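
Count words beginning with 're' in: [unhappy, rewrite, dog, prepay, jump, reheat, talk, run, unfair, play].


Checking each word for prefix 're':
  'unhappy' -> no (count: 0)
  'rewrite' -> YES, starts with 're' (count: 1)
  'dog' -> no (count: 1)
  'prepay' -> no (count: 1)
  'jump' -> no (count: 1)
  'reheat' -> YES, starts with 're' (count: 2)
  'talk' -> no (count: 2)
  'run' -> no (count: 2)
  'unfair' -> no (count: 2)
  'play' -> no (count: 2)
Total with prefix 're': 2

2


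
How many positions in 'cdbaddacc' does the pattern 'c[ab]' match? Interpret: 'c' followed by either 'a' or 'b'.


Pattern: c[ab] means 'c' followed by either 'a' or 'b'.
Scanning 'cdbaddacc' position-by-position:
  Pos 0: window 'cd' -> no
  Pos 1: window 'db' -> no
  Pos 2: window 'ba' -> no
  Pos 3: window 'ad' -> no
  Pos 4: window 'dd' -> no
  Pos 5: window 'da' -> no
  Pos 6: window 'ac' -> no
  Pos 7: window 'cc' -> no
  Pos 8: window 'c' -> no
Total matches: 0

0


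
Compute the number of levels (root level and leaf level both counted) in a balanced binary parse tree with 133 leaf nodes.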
..........
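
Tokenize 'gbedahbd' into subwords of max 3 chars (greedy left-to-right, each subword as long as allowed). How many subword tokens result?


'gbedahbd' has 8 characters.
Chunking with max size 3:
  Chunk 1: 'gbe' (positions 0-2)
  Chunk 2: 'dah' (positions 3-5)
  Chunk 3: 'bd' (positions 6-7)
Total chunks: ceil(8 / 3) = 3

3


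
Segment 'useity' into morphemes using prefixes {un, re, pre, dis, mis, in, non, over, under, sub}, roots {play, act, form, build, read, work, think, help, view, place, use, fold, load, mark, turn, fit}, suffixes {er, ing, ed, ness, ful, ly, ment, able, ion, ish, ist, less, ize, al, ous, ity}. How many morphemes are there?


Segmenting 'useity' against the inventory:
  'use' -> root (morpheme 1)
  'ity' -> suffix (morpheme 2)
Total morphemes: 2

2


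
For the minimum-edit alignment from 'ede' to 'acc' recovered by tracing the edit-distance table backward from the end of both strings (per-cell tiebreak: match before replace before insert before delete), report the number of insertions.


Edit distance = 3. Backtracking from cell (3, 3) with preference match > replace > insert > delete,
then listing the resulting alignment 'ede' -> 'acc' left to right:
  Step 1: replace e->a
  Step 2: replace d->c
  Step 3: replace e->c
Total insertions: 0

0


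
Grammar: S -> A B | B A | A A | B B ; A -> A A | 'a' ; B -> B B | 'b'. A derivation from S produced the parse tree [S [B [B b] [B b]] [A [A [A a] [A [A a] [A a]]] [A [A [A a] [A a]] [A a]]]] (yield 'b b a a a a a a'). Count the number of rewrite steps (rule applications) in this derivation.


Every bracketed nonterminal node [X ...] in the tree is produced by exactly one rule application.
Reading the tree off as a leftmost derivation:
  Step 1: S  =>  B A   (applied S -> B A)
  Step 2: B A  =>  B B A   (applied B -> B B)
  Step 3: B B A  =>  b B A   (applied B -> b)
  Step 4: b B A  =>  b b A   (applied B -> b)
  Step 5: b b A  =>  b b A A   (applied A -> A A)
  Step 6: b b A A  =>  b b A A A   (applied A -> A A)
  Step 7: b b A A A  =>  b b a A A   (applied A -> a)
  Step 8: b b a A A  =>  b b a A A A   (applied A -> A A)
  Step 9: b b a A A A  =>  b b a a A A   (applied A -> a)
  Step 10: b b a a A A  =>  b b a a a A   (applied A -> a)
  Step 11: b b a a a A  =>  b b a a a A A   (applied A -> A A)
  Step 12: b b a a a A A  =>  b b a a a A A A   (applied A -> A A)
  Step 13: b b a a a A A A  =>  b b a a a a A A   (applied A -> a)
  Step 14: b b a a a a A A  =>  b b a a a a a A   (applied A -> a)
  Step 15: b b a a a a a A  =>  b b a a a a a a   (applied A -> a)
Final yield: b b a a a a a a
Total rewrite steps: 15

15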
..........
### Work instruction
Output should match, line for line, the stretch of the material above from the line holding "How many positions" through the line holding "Compute the number".

### Task answer
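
How many positions in 'cdbaddacc' does the pattern 'c[ab]' match? Interpret: 'c' followed by either 'a' or 'b'.


Pattern: c[ab] means 'c' followed by either 'a' or 'b'.
Scanning 'cdbaddacc' position-by-position:
  Pos 0: window 'cd' -> no
  Pos 1: window 'db' -> no
  Pos 2: window 'ba' -> no
  Pos 3: window 'ad' -> no
  Pos 4: window 'dd' -> no
  Pos 5: window 'da' -> no
  Pos 6: window 'ac' -> no
  Pos 7: window 'cc' -> no
  Pos 8: window 'c' -> no
Total matches: 0

0


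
Compute the number of levels (root level and leaf level both counted) in a balanced binary parse tree with 133 leaf nodes.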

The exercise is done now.